_AVAILABLE DATA_.

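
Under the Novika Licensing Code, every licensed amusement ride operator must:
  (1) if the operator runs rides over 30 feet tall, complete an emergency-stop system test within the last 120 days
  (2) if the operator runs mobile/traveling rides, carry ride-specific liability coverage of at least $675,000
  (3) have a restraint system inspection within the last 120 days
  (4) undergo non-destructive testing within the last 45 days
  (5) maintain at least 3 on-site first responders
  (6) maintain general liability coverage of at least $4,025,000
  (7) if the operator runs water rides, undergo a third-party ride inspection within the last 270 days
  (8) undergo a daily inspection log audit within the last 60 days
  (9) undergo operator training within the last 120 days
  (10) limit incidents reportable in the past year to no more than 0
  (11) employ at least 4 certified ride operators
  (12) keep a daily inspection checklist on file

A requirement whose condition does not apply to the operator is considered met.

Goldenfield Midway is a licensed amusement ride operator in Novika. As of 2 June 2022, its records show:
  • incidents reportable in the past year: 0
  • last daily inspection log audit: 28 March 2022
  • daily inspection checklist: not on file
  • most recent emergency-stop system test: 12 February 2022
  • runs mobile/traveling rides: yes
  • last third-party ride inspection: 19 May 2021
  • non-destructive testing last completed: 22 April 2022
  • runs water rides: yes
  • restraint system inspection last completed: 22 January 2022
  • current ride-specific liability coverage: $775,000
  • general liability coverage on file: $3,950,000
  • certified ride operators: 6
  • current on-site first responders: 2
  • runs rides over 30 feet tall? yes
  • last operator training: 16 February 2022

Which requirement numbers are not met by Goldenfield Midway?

3, 5, 6, 7, 8, 12

1. condition 'runs rides over 30 feet tall' holds; emergency-stop system test 110 days ago vs limit 120 → met
2. condition 'runs mobile/traveling rides' holds; ride-specific liability coverage $775,000 ≥ $675,000 → met
3. restraint system inspection 131 days ago vs limit 120 → not met
4. non-destructive testing 41 days ago vs limit 45 → met
5. on-site first responders 2 < 3 → not met
6. general liability coverage $3,950,000 < $4,025,000 → not met
7. condition 'runs water rides' holds; third-party ride inspection 379 days ago vs limit 270 → not met
8. daily inspection log audit 66 days ago vs limit 60 → not met
9. operator training 106 days ago vs limit 120 → met
10. incidents reportable in the past year 0 ≤ 0 → met
11. certified ride operators 6 ≥ 4 → met
12. daily inspection checklist absent → not met
Not met: 3, 5, 6, 7, 8, 12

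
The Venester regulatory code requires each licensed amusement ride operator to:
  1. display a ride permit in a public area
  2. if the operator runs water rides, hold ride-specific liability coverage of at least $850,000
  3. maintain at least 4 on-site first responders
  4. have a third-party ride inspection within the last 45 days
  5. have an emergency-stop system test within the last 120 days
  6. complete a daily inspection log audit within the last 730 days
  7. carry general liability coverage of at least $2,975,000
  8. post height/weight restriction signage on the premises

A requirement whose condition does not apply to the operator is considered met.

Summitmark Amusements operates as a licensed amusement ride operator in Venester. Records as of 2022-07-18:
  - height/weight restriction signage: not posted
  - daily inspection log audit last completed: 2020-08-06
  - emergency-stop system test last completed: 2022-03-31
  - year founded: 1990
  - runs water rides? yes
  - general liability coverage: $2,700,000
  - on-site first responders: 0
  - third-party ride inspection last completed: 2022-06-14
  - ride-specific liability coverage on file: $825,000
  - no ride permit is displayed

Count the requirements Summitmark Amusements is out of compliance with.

5

1. ride permit absent → not met
2. condition 'runs water rides' holds; ride-specific liability coverage $825,000 < $850,000 → not met
3. on-site first responders 0 < 4 → not met
4. third-party ride inspection 34 days ago vs limit 45 → met
5. emergency-stop system test 109 days ago vs limit 120 → met
6. daily inspection log audit 711 days ago vs limit 730 → met
7. general liability coverage $2,700,000 < $2,975,000 → not met
8. height/weight restriction signage absent → not met
Not met: 5 of 8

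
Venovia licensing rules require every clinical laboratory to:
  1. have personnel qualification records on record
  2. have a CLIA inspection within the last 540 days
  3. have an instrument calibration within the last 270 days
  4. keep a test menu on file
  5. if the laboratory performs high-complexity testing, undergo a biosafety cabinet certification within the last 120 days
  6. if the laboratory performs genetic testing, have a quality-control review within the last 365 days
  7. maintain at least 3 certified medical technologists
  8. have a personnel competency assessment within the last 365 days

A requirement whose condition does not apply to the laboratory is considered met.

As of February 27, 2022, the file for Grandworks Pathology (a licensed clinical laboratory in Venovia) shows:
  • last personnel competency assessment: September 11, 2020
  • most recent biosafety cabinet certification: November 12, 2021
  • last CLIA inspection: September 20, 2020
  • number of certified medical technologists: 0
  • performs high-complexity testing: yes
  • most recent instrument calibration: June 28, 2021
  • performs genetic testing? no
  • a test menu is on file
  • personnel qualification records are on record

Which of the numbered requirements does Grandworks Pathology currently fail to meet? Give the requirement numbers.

1. personnel qualification records present → met
2. CLIA inspection 525 days ago vs limit 540 → met
3. instrument calibration 244 days ago vs limit 270 → met
4. test menu present → met
5. condition 'performs high-complexity testing' holds; biosafety cabinet certification 107 days ago vs limit 120 → met
6. condition 'performs genetic testing' does not hold → requirement n/a → met
7. certified medical technologists 0 < 3 → not met
8. personnel competency assessment 534 days ago vs limit 365 → not met
Not met: 7, 8

7, 8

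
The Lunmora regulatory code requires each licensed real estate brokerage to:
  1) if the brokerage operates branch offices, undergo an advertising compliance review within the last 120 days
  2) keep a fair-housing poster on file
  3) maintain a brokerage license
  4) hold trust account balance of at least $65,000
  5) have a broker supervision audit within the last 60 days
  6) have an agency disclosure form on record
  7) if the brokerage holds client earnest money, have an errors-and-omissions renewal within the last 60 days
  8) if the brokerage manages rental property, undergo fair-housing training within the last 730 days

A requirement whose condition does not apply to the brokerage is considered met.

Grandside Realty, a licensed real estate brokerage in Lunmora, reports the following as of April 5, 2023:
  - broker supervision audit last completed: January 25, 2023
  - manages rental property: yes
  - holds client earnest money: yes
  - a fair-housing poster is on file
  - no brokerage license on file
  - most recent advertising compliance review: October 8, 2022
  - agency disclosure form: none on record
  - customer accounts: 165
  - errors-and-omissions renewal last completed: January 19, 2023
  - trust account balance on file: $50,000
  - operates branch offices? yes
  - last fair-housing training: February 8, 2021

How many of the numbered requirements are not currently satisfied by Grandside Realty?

1. condition 'operates branch offices' holds; advertising compliance review 179 days ago vs limit 120 → not met
2. fair-housing poster present → met
3. brokerage license absent → not met
4. trust account balance $50,000 < $65,000 → not met
5. broker supervision audit 70 days ago vs limit 60 → not met
6. agency disclosure form absent → not met
7. condition 'holds client earnest money' holds; errors-and-omissions renewal 76 days ago vs limit 60 → not met
8. condition 'manages rental property' holds; fair-housing training 786 days ago vs limit 730 → not met
Not met: 7 of 8

7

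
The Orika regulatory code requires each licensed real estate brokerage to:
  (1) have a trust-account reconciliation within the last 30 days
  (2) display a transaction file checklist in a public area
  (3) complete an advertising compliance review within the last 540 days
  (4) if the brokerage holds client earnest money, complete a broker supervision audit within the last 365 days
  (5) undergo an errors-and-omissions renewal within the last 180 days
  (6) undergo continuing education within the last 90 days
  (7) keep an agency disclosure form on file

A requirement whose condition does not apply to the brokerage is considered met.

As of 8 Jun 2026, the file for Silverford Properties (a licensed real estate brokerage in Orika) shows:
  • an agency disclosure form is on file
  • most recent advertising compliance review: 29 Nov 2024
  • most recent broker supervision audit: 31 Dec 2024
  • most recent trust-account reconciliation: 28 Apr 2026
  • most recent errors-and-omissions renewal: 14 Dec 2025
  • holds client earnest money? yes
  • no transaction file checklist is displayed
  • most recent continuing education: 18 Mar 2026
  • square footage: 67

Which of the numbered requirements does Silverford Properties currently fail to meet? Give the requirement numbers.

1. trust-account reconciliation 41 days ago vs limit 30 → not met
2. transaction file checklist absent → not met
3. advertising compliance review 556 days ago vs limit 540 → not met
4. condition 'holds client earnest money' holds; broker supervision audit 524 days ago vs limit 365 → not met
5. errors-and-omissions renewal 176 days ago vs limit 180 → met
6. continuing education 82 days ago vs limit 90 → met
7. agency disclosure form present → met
Not met: 1, 2, 3, 4

1, 2, 3, 4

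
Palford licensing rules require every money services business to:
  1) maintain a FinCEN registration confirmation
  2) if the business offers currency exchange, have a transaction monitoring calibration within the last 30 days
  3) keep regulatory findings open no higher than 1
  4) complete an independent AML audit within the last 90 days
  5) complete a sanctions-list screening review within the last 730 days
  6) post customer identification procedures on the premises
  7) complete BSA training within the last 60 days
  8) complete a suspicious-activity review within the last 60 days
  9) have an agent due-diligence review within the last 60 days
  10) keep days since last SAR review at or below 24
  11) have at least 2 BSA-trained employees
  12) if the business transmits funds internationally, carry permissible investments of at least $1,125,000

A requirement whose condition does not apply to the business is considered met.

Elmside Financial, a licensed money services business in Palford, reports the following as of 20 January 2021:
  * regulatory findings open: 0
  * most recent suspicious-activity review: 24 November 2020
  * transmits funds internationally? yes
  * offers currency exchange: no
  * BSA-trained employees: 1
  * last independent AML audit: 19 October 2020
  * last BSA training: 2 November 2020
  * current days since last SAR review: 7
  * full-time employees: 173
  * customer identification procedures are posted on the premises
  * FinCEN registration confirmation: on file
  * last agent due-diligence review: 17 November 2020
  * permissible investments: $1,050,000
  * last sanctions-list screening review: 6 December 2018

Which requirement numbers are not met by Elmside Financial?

4, 5, 7, 9, 11, 12

1. FinCEN registration confirmation present → met
2. condition 'offers currency exchange' does not hold → requirement n/a → met
3. regulatory findings open 0 ≤ 1 → met
4. independent AML audit 93 days ago vs limit 90 → not met
5. sanctions-list screening review 776 days ago vs limit 730 → not met
6. customer identification procedures present → met
7. BSA training 79 days ago vs limit 60 → not met
8. suspicious-activity review 57 days ago vs limit 60 → met
9. agent due-diligence review 64 days ago vs limit 60 → not met
10. days since last SAR review 7 ≤ 24 → met
11. BSA-trained employees 1 < 2 → not met
12. condition 'transmits funds internationally' holds; permissible investments $1,050,000 < $1,125,000 → not met
Not met: 4, 5, 7, 9, 11, 12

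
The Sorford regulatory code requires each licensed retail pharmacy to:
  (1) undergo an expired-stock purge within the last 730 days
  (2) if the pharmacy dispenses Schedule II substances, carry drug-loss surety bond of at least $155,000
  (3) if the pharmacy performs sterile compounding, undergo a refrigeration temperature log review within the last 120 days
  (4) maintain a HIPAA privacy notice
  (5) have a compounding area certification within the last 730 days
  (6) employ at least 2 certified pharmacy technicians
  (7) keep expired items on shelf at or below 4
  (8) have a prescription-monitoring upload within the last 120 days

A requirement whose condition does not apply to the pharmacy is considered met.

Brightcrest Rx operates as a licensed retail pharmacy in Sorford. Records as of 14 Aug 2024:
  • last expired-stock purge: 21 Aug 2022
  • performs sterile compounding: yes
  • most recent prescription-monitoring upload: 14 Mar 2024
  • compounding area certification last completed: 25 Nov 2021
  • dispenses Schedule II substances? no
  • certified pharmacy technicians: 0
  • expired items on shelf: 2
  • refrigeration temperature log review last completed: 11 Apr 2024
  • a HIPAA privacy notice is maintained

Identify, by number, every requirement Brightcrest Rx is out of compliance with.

1. expired-stock purge 724 days ago vs limit 730 → met
2. condition 'dispenses Schedule II substances' does not hold → requirement n/a → met
3. condition 'performs sterile compounding' holds; refrigeration temperature log review 125 days ago vs limit 120 → not met
4. HIPAA privacy notice present → met
5. compounding area certification 993 days ago vs limit 730 → not met
6. certified pharmacy technicians 0 < 2 → not met
7. expired items on shelf 2 ≤ 4 → met
8. prescription-monitoring upload 153 days ago vs limit 120 → not met
Not met: 3, 5, 6, 8

3, 5, 6, 8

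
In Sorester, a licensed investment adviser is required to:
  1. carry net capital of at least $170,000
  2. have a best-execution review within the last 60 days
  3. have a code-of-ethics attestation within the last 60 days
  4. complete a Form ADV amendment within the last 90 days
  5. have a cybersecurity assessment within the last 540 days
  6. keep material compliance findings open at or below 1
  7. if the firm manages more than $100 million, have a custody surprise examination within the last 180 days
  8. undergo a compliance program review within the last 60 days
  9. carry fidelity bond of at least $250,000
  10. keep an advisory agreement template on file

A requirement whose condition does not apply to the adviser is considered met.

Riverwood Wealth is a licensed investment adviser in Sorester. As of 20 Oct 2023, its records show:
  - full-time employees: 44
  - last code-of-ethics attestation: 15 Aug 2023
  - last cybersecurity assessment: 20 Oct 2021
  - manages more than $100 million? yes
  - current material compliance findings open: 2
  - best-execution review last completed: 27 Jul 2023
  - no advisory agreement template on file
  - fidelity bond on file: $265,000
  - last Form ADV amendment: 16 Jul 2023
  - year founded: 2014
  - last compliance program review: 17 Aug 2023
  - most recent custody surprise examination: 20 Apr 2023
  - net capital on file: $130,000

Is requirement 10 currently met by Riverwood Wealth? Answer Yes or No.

No

10. advisory agreement template absent → not met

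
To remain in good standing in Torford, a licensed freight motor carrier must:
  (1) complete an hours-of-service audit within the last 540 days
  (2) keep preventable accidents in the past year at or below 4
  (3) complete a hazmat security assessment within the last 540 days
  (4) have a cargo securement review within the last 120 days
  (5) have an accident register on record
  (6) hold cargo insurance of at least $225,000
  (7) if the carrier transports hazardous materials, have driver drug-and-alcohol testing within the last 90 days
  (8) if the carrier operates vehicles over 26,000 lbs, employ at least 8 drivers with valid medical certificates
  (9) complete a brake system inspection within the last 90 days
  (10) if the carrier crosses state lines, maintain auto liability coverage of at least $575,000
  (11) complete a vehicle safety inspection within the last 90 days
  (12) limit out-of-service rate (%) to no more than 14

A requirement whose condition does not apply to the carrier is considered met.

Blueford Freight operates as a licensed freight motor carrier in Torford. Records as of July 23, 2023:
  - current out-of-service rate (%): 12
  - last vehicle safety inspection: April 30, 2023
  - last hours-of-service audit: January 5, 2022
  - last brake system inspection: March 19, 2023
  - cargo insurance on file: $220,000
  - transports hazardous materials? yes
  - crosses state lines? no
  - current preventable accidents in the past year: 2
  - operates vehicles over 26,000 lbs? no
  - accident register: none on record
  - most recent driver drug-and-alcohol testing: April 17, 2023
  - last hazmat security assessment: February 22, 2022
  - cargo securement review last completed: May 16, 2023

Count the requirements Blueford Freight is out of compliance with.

5

1. hours-of-service audit 564 days ago vs limit 540 → not met
2. preventable accidents in the past year 2 ≤ 4 → met
3. hazmat security assessment 516 days ago vs limit 540 → met
4. cargo securement review 68 days ago vs limit 120 → met
5. accident register absent → not met
6. cargo insurance $220,000 < $225,000 → not met
7. condition 'transports hazardous materials' holds; driver drug-and-alcohol testing 97 days ago vs limit 90 → not met
8. condition 'operates vehicles over 26,000 lbs' does not hold → requirement n/a → met
9. brake system inspection 126 days ago vs limit 90 → not met
10. condition 'crosses state lines' does not hold → requirement n/a → met
11. vehicle safety inspection 84 days ago vs limit 90 → met
12. out-of-service rate (%) 12 ≤ 14 → met
Not met: 5 of 12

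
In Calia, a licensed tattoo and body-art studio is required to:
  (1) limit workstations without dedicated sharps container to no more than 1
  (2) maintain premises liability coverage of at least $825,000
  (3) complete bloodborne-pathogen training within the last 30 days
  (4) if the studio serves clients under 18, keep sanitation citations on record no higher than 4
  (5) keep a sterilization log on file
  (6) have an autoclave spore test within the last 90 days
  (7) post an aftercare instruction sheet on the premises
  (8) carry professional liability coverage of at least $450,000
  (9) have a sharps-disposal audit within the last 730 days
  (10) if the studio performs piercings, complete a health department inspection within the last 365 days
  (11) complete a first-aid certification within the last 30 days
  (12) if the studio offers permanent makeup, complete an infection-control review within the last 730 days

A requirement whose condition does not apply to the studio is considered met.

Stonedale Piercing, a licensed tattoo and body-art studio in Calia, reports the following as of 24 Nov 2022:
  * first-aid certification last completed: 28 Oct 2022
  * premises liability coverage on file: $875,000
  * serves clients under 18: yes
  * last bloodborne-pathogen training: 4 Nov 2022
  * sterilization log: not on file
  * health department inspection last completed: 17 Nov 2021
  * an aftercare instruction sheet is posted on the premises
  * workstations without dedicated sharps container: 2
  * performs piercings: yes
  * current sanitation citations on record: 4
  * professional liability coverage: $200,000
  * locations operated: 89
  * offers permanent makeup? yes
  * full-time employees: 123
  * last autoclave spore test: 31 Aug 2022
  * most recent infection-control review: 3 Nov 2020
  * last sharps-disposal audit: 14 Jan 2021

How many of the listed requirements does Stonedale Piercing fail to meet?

5

1. workstations without dedicated sharps container 2 > 1 → not met
2. premises liability coverage $875,000 ≥ $825,000 → met
3. bloodborne-pathogen training 20 days ago vs limit 30 → met
4. condition 'serves clients under 18' holds; sanitation citations on record 4 ≤ 4 → met
5. sterilization log absent → not met
6. autoclave spore test 85 days ago vs limit 90 → met
7. aftercare instruction sheet present → met
8. professional liability coverage $200,000 < $450,000 → not met
9. sharps-disposal audit 679 days ago vs limit 730 → met
10. condition 'performs piercings' holds; health department inspection 372 days ago vs limit 365 → not met
11. first-aid certification 27 days ago vs limit 30 → met
12. condition 'offers permanent makeup' holds; infection-control review 751 days ago vs limit 730 → not met
Not met: 5 of 12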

_THE PROBLEM_. Using the entries above, give again exactly the lines from the line holding "Blueford Freight operates" through the line holding "- cargo securement". Include both end lines and nothing else.

_WRITTEN ANSWER_.
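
Blueford Freight operates as a licensed freight motor carrier in Torford. Records as of July 23, 2023:
  - current out-of-service rate (%): 12
  - last vehicle safety inspection: April 30, 2023
  - last hours-of-service audit: January 5, 2022
  - last brake system inspection: March 19, 2023
  - cargo insurance on file: $220,000
  - transports hazardous materials? yes
  - crosses state lines? no
  - current preventable accidents in the past year: 2
  - operates vehicles over 26,000 lbs? no
  - accident register: none on record
  - most recent driver drug-and-alcohol testing: April 17, 2023
  - last hazmat security assessment: February 22, 2022
  - cargo securement review last completed: May 16, 2023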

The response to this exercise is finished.